Task requirements: Nothing in the records may be left out or altered; reproduce them all exactly.

[Stored data entries]
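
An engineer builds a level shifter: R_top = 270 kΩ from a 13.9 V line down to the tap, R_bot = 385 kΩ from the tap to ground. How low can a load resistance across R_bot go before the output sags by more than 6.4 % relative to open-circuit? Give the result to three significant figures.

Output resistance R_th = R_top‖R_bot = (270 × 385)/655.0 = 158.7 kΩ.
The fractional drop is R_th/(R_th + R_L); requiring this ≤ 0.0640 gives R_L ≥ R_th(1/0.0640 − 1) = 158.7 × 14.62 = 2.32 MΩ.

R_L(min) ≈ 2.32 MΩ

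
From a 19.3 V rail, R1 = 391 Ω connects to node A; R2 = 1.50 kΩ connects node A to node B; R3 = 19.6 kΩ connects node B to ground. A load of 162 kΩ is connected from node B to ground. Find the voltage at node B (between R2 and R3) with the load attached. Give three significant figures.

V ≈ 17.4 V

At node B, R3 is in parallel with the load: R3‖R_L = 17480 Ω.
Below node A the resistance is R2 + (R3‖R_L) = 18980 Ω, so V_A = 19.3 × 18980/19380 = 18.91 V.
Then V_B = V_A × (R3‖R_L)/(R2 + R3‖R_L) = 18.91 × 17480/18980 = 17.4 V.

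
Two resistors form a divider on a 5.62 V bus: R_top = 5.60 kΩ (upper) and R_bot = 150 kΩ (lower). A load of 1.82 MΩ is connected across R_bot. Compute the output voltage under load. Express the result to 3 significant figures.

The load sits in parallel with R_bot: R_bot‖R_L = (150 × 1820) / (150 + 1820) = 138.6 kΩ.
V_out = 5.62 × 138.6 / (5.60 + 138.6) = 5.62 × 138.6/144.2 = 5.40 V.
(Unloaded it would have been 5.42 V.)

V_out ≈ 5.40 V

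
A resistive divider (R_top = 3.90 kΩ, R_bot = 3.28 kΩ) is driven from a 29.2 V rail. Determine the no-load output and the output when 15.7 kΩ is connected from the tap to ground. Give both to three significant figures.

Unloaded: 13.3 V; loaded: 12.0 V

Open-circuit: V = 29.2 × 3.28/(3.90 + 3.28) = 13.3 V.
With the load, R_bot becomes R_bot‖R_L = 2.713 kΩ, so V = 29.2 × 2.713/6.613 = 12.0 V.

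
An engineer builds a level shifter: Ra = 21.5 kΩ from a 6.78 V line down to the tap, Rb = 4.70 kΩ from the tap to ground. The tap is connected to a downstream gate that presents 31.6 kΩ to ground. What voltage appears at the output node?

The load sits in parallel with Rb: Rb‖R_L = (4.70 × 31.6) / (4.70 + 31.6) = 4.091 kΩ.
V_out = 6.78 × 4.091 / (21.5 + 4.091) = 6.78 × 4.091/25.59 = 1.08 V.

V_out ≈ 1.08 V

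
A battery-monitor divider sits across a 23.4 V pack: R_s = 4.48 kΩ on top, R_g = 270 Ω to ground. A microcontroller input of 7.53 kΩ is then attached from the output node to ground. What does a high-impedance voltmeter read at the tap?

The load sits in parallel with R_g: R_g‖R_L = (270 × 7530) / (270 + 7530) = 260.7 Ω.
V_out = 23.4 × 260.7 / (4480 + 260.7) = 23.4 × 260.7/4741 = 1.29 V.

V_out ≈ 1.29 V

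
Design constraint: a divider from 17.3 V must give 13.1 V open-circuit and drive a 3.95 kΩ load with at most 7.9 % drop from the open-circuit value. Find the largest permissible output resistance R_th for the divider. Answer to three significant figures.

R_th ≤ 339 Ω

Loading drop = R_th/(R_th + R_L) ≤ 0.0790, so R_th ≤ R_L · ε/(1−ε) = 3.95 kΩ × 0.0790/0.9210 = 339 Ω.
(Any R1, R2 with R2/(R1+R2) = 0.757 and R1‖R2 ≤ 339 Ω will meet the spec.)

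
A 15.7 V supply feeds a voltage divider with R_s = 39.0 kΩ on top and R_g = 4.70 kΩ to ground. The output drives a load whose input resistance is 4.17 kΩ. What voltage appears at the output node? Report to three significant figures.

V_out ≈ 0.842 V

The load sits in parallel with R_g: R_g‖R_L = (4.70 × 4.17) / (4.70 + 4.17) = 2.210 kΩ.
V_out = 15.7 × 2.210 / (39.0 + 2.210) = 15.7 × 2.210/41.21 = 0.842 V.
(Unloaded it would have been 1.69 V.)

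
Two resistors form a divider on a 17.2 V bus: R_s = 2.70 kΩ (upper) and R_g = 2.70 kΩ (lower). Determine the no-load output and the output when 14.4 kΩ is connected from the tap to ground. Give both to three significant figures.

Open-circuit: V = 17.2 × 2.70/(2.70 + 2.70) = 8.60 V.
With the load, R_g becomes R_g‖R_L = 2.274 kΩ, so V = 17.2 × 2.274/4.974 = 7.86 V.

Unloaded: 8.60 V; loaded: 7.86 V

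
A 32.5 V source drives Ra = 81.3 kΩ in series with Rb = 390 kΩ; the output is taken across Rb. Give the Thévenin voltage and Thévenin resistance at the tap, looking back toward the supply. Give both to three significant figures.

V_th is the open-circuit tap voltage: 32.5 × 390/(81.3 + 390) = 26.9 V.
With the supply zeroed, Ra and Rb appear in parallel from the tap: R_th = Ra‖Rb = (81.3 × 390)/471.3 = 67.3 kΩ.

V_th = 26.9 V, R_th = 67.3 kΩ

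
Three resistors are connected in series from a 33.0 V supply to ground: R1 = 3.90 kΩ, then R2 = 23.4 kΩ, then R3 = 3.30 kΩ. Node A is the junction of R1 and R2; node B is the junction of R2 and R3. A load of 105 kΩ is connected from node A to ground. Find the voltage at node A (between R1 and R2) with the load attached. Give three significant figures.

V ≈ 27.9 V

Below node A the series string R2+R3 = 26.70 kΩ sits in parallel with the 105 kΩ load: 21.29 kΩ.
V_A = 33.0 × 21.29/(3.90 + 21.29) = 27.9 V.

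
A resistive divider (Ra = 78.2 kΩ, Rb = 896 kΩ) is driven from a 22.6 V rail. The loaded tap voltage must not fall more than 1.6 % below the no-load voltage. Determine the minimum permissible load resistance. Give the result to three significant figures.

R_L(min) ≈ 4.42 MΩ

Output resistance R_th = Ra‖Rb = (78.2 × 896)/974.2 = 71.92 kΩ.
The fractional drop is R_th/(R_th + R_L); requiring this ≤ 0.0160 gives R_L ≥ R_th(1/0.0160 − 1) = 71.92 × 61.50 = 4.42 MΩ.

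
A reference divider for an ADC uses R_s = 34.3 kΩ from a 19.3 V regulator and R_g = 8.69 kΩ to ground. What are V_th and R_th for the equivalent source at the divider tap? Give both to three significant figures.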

Solution below:
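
An engineer builds a level shifter: R_top = 270 kΩ from a 13.9 V line down to the tap, R_bot = 385 kΩ from the tap to ground. How low can a load resistance across R_bot go before the output sags by more than 6.4 % relative to open-circuit? Give the result to three significant figures.

Output resistance R_th = R_top‖R_bot = (270 × 385)/655.0 = 158.7 kΩ.
The fractional drop is R_th/(R_th + R_L); requiring this ≤ 0.0640 gives R_L ≥ R_th(1/0.0640 − 1) = 158.7 × 14.62 = 2.32 MΩ.

R_L(min) ≈ 2.32 MΩ

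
From a 19.3 V rail, R1 = 391 Ω connects to node A; R2 = 1.50 kΩ connects node A to node B; R3 = 19.6 kΩ connects node B to ground. A load of 162 kΩ is connected from node B to ground. Find the voltage at node B (between R2 and R3) with the load attached. Give three significant figures.

V ≈ 17.4 V

At node B, R3 is in parallel with the load: R3‖R_L = 17480 Ω.
Below node A the resistance is R2 + (R3‖R_L) = 18980 Ω, so V_A = 19.3 × 18980/19380 = 18.91 V.
Then V_B = V_A × (R3‖R_L)/(R2 + R3‖R_L) = 18.91 × 17480/18980 = 17.4 V.

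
Two resistors form a divider on a 5.62 V bus: R_top = 5.60 kΩ (upper) and R_bot = 150 kΩ (lower). A load of 1.82 MΩ is connected across R_bot. Compute the output voltage under load. Express the result to 3 significant figures.

The load sits in parallel with R_bot: R_bot‖R_L = (150 × 1820) / (150 + 1820) = 138.6 kΩ.
V_out = 5.62 × 138.6 / (5.60 + 138.6) = 5.62 × 138.6/144.2 = 5.40 V.
(Unloaded it would have been 5.42 V.)

V_out ≈ 5.40 V

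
A resistive divider (R_top = 3.90 kΩ, R_bot = 3.28 kΩ) is driven from a 29.2 V rail. Determine the no-load output and the output when 15.7 kΩ is connected from the tap to ground. Give both to three significant figures.

Unloaded: 13.3 V; loaded: 12.0 V

Open-circuit: V = 29.2 × 3.28/(3.90 + 3.28) = 13.3 V.
With the load, R_bot becomes R_bot‖R_L = 2.713 kΩ, so V = 29.2 × 2.713/6.613 = 12.0 V.

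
An engineer builds a level shifter: Ra = 21.5 kΩ from a 6.78 V line down to the tap, Rb = 4.70 kΩ from the tap to ground. The tap is connected to a downstream gate that presents 31.6 kΩ to ground. What voltage appears at the output node?

The load sits in parallel with Rb: Rb‖R_L = (4.70 × 31.6) / (4.70 + 31.6) = 4.091 kΩ.
V_out = 6.78 × 4.091 / (21.5 + 4.091) = 6.78 × 4.091/25.59 = 1.08 V.

V_out ≈ 1.08 V

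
A battery-monitor divider sits across a 23.4 V pack: R_s = 4.48 kΩ on top, R_g = 270 Ω to ground. A microcontroller input of 7.53 kΩ is then attached from the output node to ground. What does a high-impedance voltmeter read at the tap?

The load sits in parallel with R_g: R_g‖R_L = (270 × 7530) / (270 + 7530) = 260.7 Ω.
V_out = 23.4 × 260.7 / (4480 + 260.7) = 23.4 × 260.7/4741 = 1.29 V.

V_out ≈ 1.29 V

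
Design constraint: a divider from 17.3 V must give 13.1 V open-circuit and drive a 3.95 kΩ load with at most 7.9 % drop from the open-circuit value. Find the largest permissible output resistance R_th for the divider. Answer to three significant figures.

R_th ≤ 339 Ω

Loading drop = R_th/(R_th + R_L) ≤ 0.0790, so R_th ≤ R_L · ε/(1−ε) = 3.95 kΩ × 0.0790/0.9210 = 339 Ω.
(Any R1, R2 with R2/(R1+R2) = 0.757 and R1‖R2 ≤ 339 Ω will meet the spec.)

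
A 15.7 V supply feeds a voltage divider with R_s = 39.0 kΩ on top and R_g = 4.70 kΩ to ground. The output drives a load whose input resistance is 4.17 kΩ. What voltage appears at the output node? Report to three significant figures.

V_out ≈ 0.842 V

The load sits in parallel with R_g: R_g‖R_L = (4.70 × 4.17) / (4.70 + 4.17) = 2.210 kΩ.
V_out = 15.7 × 2.210 / (39.0 + 2.210) = 15.7 × 2.210/41.21 = 0.842 V.
(Unloaded it would have been 1.69 V.)

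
Two resistors form a divider on a 17.2 V bus: R_s = 2.70 kΩ (upper) and R_g = 2.70 kΩ (lower). Determine the no-load output and the output when 14.4 kΩ is connected from the tap to ground. Give both to three significant figures.

Open-circuit: V = 17.2 × 2.70/(2.70 + 2.70) = 8.60 V.
With the load, R_g becomes R_g‖R_L = 2.274 kΩ, so V = 17.2 × 2.274/4.974 = 7.86 V.

Unloaded: 8.60 V; loaded: 7.86 V

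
A 32.5 V source drives Ra = 81.3 kΩ in series with Rb = 390 kΩ; the output is taken across Rb. Give the Thévenin voltage and Thévenin resistance at the tap, looking back toward the supply. Give both to three significant figures.

V_th is the open-circuit tap voltage: 32.5 × 390/(81.3 + 390) = 26.9 V.
With the supply zeroed, Ra and Rb appear in parallel from the tap: R_th = Ra‖Rb = (81.3 × 390)/471.3 = 67.3 kΩ.

V_th = 26.9 V, R_th = 67.3 kΩ

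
Three resistors are connected in series from a 33.0 V supply to ground: R1 = 3.90 kΩ, then R2 = 23.4 kΩ, then R3 = 3.30 kΩ. Node A is the junction of R1 and R2; node B is the junction of R2 and R3. A load of 105 kΩ is connected from node A to ground. Find the voltage at node A (between R1 and R2) with the load attached. Give three significant figures.

V ≈ 27.9 V

Below node A the series string R2+R3 = 26.70 kΩ sits in parallel with the 105 kΩ load: 21.29 kΩ.
V_A = 33.0 × 21.29/(3.90 + 21.29) = 27.9 V.

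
A resistive divider (Ra = 78.2 kΩ, Rb = 896 kΩ) is driven from a 22.6 V rail. The loaded tap voltage must not fall more than 1.6 % below the no-load voltage. Determine the minimum permissible load resistance. Give the result to three significant figures.

R_L(min) ≈ 4.42 MΩ

Output resistance R_th = Ra‖Rb = (78.2 × 896)/974.2 = 71.92 kΩ.
The fractional drop is R_th/(R_th + R_L); requiring this ≤ 0.0160 gives R_L ≥ R_th(1/0.0160 − 1) = 71.92 × 61.50 = 4.42 MΩ.

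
A reference divider for an ADC uses R_s = 34.3 kΩ from a 19.3 V regulator and R_g = 8.69 kΩ to ground. What are V_th and R_th for the equivalent source at the divider tap? Give both to three significant figures.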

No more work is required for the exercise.